Collected data entries
*** Block opens ***
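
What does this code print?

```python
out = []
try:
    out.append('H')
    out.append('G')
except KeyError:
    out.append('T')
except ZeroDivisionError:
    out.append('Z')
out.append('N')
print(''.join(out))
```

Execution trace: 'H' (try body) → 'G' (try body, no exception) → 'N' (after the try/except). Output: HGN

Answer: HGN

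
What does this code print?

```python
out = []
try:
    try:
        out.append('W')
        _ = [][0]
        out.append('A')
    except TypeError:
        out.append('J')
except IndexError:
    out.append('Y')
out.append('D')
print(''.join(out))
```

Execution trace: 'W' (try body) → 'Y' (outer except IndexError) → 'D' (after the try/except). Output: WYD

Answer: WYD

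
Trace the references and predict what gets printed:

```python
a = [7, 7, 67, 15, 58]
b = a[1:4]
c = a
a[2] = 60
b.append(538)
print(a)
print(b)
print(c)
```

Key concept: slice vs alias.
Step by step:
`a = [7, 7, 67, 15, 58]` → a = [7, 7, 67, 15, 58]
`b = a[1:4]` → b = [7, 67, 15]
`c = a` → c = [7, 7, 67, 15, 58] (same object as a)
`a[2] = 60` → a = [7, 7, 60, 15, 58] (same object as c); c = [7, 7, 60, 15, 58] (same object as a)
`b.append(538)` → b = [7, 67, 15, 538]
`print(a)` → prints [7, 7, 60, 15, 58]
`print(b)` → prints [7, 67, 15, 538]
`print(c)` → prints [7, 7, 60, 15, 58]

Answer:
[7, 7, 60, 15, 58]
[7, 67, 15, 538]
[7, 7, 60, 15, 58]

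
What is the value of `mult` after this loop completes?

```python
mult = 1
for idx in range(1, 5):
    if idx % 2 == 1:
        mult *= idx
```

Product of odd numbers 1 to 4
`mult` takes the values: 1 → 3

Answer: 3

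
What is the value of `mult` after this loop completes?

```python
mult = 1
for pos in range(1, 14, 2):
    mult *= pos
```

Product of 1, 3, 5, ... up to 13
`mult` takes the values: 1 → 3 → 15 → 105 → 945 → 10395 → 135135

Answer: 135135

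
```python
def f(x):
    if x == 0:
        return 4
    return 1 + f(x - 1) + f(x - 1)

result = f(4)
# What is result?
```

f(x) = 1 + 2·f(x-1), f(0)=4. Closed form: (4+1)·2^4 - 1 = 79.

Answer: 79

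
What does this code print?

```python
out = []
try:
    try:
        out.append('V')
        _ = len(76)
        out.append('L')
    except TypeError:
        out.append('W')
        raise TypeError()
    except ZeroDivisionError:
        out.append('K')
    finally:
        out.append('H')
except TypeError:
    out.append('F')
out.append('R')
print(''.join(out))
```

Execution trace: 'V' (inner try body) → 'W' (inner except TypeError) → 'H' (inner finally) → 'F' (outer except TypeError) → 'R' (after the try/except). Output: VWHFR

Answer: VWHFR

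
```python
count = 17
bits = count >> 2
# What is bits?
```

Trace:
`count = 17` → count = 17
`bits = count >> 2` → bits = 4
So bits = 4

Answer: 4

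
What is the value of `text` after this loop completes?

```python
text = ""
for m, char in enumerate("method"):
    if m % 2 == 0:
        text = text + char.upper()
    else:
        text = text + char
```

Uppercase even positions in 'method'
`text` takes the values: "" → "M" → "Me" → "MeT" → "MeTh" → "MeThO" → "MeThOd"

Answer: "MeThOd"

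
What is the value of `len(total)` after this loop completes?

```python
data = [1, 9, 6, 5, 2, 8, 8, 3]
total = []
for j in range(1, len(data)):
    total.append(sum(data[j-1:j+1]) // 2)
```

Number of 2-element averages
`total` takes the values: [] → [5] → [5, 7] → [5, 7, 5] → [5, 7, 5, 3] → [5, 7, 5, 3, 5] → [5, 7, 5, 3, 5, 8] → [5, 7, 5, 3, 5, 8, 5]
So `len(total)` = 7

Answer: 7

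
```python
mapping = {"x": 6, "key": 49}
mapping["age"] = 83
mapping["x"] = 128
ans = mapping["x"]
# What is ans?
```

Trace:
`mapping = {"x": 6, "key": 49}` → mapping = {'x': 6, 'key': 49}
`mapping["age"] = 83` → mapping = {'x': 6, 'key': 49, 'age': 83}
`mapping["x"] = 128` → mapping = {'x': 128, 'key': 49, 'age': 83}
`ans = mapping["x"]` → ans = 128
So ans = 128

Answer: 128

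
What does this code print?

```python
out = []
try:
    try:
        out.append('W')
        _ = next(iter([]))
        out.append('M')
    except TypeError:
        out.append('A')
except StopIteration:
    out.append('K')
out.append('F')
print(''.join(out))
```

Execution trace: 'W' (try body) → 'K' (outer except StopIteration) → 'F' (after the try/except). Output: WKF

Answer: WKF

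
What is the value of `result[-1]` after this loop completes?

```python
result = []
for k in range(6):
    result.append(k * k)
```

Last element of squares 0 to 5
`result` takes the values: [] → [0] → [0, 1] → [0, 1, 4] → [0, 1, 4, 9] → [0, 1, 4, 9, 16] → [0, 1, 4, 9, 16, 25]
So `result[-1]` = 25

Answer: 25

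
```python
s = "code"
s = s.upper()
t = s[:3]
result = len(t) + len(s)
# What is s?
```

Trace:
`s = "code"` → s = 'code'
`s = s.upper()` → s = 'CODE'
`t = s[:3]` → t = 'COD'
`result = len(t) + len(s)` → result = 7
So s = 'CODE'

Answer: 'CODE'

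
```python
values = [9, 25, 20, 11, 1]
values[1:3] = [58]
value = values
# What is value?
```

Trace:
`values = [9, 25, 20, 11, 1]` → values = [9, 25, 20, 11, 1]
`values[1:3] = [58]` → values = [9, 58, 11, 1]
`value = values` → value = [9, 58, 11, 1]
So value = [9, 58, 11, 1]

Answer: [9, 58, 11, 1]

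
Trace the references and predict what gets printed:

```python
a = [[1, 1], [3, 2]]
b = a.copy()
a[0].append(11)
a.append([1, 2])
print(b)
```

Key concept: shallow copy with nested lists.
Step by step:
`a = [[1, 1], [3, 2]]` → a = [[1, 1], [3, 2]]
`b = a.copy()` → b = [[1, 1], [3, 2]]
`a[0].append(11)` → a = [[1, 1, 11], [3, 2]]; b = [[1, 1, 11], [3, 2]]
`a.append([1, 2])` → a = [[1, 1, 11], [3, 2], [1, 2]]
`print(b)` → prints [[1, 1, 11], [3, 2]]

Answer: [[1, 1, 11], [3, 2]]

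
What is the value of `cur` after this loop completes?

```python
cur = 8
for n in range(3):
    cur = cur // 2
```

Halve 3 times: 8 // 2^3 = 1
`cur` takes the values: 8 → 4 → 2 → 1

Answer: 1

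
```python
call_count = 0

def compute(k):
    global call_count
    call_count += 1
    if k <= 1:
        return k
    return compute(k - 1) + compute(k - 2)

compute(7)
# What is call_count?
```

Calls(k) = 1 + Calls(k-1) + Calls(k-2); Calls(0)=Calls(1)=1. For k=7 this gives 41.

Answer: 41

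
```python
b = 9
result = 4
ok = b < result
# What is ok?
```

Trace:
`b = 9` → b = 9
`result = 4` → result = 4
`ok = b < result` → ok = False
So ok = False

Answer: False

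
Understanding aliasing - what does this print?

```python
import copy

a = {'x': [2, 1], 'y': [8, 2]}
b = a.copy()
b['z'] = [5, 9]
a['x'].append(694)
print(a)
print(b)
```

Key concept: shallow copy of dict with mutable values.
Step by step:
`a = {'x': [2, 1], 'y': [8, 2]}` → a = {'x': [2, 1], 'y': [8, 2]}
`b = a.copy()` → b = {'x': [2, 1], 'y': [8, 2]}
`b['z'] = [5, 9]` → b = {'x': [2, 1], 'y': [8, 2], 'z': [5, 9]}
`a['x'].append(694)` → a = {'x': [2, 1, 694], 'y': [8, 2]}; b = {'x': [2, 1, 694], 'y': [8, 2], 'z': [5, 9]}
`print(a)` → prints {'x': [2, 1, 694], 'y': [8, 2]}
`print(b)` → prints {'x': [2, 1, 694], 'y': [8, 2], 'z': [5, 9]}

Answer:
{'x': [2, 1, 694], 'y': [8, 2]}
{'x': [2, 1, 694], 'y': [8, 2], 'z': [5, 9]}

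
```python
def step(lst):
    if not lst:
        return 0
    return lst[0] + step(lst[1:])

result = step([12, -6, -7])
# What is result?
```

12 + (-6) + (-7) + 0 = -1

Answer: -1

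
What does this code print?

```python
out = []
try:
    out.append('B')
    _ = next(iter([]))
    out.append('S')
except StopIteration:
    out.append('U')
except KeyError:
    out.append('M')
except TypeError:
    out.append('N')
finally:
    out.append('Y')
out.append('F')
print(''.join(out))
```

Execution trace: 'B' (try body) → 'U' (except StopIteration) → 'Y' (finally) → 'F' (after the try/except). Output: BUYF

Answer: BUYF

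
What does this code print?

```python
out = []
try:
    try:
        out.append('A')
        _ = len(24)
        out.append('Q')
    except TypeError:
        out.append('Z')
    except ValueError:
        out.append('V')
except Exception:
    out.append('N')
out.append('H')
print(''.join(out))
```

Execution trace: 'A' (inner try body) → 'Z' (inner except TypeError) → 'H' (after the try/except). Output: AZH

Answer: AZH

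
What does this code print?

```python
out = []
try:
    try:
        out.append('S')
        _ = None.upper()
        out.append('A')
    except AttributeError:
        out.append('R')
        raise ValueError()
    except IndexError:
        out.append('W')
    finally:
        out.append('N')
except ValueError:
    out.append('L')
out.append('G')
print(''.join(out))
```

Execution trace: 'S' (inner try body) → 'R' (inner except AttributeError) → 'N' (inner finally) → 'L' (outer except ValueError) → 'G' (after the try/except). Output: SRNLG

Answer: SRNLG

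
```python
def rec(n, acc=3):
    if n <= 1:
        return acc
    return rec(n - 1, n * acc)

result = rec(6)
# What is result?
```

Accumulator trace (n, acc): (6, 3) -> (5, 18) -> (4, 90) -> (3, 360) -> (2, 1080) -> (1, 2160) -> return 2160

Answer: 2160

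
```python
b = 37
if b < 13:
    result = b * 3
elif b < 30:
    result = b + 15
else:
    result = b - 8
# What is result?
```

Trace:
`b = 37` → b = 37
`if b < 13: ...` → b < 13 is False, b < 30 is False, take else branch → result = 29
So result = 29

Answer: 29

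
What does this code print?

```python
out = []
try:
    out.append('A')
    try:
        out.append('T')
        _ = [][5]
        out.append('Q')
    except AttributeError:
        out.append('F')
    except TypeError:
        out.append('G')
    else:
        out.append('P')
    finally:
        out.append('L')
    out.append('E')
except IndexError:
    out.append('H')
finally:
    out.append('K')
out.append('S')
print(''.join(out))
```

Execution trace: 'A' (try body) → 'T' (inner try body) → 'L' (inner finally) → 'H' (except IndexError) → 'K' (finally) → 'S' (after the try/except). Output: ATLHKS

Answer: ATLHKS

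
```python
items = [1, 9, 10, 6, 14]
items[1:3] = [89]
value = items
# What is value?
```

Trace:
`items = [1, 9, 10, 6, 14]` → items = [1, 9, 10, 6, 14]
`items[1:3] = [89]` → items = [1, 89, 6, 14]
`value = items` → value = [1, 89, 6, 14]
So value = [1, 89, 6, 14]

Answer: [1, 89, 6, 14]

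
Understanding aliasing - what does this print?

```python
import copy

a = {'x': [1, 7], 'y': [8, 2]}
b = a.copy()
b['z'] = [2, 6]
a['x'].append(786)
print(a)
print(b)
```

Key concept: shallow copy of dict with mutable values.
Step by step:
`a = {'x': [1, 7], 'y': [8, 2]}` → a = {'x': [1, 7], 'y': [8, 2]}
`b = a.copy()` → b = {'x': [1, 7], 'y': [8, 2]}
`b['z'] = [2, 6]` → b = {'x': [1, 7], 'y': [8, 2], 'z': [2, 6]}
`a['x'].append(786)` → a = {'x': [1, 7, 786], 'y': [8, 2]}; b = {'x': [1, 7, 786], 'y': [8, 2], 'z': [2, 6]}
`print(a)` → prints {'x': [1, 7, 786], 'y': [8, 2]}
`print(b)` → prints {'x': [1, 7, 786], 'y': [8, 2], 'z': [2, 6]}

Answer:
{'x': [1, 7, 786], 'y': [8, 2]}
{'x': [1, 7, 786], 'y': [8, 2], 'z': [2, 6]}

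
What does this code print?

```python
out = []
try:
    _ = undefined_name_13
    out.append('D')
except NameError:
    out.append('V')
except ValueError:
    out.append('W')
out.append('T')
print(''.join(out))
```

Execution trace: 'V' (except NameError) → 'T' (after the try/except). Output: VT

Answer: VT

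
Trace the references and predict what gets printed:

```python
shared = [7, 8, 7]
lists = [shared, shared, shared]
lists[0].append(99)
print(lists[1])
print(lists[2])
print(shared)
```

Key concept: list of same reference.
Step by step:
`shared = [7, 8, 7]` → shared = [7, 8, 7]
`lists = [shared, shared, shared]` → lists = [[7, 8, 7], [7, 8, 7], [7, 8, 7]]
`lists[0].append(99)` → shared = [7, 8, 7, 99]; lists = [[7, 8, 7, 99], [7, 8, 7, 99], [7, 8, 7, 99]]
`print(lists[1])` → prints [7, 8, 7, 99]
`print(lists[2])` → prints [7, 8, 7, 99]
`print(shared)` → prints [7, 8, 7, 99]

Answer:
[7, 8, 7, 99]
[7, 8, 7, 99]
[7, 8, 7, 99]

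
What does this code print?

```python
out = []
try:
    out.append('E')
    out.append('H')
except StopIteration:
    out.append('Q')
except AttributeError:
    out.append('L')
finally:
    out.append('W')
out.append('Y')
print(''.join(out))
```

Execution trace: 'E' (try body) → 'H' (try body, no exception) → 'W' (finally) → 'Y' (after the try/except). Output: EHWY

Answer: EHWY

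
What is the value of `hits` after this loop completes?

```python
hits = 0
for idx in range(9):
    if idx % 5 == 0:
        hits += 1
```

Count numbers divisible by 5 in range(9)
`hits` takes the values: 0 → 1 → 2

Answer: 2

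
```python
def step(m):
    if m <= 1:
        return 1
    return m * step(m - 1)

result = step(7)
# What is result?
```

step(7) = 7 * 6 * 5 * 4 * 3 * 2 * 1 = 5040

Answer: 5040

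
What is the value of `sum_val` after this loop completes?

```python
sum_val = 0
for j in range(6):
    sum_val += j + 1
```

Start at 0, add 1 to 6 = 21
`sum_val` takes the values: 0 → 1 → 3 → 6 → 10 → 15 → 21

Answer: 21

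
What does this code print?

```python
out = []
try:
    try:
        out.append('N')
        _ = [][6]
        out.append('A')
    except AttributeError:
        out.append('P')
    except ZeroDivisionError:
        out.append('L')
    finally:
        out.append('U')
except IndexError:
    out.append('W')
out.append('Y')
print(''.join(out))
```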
*** Block closes ***
*GOAL OF THE EXERCISE*: Count the lines of the data that contain the word "compute", and give only that number.

*ANSWER TO THE PROBLEM*: 3